* [Action item] Work through the data below and copy out every line where "vertices" is found.

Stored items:

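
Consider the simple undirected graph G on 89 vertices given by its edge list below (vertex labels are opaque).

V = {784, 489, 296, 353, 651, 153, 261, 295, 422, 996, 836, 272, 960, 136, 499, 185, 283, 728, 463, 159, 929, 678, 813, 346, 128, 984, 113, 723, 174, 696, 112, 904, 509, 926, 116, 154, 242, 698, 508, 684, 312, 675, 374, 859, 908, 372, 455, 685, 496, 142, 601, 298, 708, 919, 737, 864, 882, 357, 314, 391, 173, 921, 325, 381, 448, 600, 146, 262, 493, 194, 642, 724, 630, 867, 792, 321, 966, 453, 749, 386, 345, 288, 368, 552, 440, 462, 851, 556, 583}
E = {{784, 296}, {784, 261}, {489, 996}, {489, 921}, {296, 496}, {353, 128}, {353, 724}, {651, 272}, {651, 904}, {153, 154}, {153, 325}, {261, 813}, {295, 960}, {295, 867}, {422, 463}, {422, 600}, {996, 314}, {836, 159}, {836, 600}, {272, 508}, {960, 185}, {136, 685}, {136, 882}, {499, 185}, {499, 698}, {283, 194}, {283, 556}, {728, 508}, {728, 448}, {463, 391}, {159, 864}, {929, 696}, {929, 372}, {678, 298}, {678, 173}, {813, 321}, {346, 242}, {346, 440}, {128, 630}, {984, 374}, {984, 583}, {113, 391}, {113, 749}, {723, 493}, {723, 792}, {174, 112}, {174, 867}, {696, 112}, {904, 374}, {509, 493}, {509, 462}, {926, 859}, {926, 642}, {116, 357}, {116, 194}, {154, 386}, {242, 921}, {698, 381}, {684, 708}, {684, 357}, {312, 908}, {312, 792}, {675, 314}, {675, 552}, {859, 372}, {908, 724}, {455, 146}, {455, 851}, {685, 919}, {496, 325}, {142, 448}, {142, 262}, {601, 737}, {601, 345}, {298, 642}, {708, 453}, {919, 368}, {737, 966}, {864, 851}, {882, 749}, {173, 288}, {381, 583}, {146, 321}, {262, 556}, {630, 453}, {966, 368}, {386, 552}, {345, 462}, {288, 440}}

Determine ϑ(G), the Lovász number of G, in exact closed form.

N(737) = {601, 966}, |N(737)| = 2.
Vertex 583 has 2 neighbors: 984, 381.
Vertex 112 has 2 neighbors: 174, 696.
Vertex 600 has 2 neighbors: 422, 836.
89-vertex 2-regular graph: connected 2-regular on 89 ⇒ C_{89}.
A has 45 distinct eigenvalues ≈ [2.0, 1.995018, 1.980097, 1.955311, 1.920784, 1.876688, 1.823242, 1.760713, 1.689412, 1.609694, 1.521958, 1.426638, 1.324212, 1.215188, 1.10011, 0.979551, 0.854113, 0.724419, 0.591116, 0.454869, 0.316355, 0.176265, 0.035297, -0.105847, -0.246463, -0.385852, -0.523319, -0.658178, -0.789758, -0.917404, -1.040479, -1.158371, -1.270491, -1.376282, -1.475217, -1.566802, -1.650581, -1.726138, -1.793094, -1.851118, -1.89992, -1.939256, -1.968931, -1.988796, -1.998754].
λ_max=2, λ_min=-2*cos(pi/89); ϑ = −89·λ_min/(λ_max−λ_min) = 89*cos(pi/89)/(cos(pi/89) + 1).
≈ 44.48613532 (to 8 d.p.).
44 ≤ 89*cos(pi/89)/(cos(pi/89) + 1) ≤ 45: both strict.

89*cos(pi/89)/(cos(pi/89) + 1)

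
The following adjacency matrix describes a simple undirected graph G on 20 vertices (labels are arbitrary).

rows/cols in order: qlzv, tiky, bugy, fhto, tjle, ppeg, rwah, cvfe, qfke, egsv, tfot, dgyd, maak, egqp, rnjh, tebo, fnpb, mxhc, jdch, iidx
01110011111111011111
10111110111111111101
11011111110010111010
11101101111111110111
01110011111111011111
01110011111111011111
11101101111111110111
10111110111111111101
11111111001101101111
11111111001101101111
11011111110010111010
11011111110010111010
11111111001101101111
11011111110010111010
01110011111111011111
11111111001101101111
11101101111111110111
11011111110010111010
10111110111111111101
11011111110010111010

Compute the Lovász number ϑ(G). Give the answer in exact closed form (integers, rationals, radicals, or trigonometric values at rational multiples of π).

deg(tjle) = 16; N(tjle) = {tiky, bugy, fhto, rwah, cvfe, qfke, egsv, tfot, dgyd, maak, egqp, tebo, fnpb, mxhc, jdch, iidx}.
deg(rwah) = 17; N(rwah) = {qlzv, tiky, bugy, tjle, ppeg, cvfe, qfke, egsv, tfot, dgyd, maak, egqp, rnjh, tebo, mxhc, jdch, iidx}.
deg(egqp) = 14; N(egqp) = {qlzv, tiky, fhto, tjle, ppeg, rwah, cvfe, qfke, egsv, maak, rnjh, tebo, fnpb, jdch}.
Vertex fnpb has 17 neighbors: qlzv, tiky, bugy, tjle, ppeg, cvfe, qfke, egsv, tfot, dgyd, maak, egqp, rnjh, tebo, mxhc, jdch, iidx.
Complete 5-partite, parts [6, 4, 4, 3, 3]: perfect, ϑ = α = 6.
Numerically 6.000000000.
Sandwich: α(G)=6 ≤ ϑ(G)=6 ≤ χ(Ḡ)=6 (collapsed).

6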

* [Result for this exercise]
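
Consider the simple undirected graph G on 89 vertices given by its edge list below (vertex labels are opaque).
The following adjacency matrix describes a simple undirected graph G on 20 vertices (labels are arbitrary).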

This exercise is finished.